**Collected data**
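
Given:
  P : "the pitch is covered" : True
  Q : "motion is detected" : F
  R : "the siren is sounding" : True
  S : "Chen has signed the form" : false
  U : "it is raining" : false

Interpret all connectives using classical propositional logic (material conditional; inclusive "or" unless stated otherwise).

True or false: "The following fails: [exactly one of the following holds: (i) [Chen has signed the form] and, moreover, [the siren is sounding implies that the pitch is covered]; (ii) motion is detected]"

True

Formalization: ~((S & (R -> P)) xor Q)

R -> P = T -> T = T
S & (R -> P) = F & T = F
(S & (R -> P)) xor Q = F xor F = F
~((S & (R -> P)) xor Q) = ~F = T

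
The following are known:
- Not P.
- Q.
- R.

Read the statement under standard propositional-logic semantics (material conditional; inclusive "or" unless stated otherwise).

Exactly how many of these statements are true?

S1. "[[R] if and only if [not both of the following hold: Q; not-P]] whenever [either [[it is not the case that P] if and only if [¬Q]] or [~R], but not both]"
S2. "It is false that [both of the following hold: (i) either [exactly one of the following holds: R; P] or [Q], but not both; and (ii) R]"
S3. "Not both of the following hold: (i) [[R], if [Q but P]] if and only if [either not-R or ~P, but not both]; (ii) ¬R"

3

S1: This is ((~P <-> ~Q) xor ~R) -> (R <-> (Q nand ~P)).

~P = ~F = T
~Q = ~T = F
~P <-> ~Q = T <-> F = F
~R = ~T = F
(~P <-> ~Q) xor ~R = F xor F = F
~P = ~F = T
Q nand ~P = T nand T = F
R <-> (Q nand ~P) = T <-> F = F
((~P <-> ~Q) xor ~R) -> (R <-> (Q nand ~P)) = F -> F = T
Hence S1 is true.

S2: Formalization: ~(((R xor P) xor Q) & R)

R xor P = T xor F = T
(R xor P) xor Q = T xor T = F
((R xor P) xor Q) & R = F & T = F
~(((R xor P) xor Q) & R) = ~F = T
Hence S2 is true.

S3: In symbols: (((Q & P) -> R) <-> (~R xor ~P)) nand ~R

Q & P = T & F = F
(Q & P) -> R = F -> T = T
~R = ~T = F
~P = ~F = T
~R xor ~P = F xor T = T
((Q & P) -> R) <-> (~R xor ~P) = T <-> T = T
~R = ~T = F
(((Q & P) -> R) <-> (~R xor ~P)) nand ~R = T nand F = T
Hence S3 is true.

Count: 3.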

**Exercise goal**
Above are records; count the lines among them that include the word "propositional", and give only the number.

**Task response**
2